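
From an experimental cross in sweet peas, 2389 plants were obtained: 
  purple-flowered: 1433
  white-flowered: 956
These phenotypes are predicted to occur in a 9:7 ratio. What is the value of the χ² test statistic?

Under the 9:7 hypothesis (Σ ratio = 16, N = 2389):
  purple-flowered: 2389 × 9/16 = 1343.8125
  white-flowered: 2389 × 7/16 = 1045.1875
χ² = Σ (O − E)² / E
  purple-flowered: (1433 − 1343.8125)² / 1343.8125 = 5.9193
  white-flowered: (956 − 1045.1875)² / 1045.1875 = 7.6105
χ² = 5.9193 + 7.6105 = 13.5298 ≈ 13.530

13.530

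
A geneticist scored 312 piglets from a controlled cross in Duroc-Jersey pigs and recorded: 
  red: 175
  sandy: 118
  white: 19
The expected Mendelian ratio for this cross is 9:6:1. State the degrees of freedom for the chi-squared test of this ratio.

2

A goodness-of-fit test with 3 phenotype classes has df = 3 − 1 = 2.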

* * *

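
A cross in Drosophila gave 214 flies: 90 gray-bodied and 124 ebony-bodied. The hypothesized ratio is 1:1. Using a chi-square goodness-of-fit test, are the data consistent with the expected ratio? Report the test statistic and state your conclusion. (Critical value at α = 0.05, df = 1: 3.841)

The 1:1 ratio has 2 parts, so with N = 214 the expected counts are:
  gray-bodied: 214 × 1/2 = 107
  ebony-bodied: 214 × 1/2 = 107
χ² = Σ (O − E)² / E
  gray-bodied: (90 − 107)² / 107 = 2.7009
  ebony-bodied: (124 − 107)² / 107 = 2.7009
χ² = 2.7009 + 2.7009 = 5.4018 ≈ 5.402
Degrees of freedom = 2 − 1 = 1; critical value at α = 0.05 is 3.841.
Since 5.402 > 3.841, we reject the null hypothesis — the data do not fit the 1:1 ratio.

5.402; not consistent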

* * *

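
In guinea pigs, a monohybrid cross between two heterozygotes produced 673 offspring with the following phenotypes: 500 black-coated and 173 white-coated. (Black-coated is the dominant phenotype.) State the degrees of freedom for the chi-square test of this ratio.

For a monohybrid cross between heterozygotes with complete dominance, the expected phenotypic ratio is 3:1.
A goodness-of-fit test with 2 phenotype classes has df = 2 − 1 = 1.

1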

## ACTION ITEM
From the entries above, print the lines beginning at the one with "From an experimental" and stopping after the one with "white-flowered: 956", exactly as written and with nothing else.

## RESPONSE FOR THIS EXERCISE
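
From an experimental cross in sweet peas, 2389 plants were obtained: 
  purple-flowered: 1433
  white-flowered: 956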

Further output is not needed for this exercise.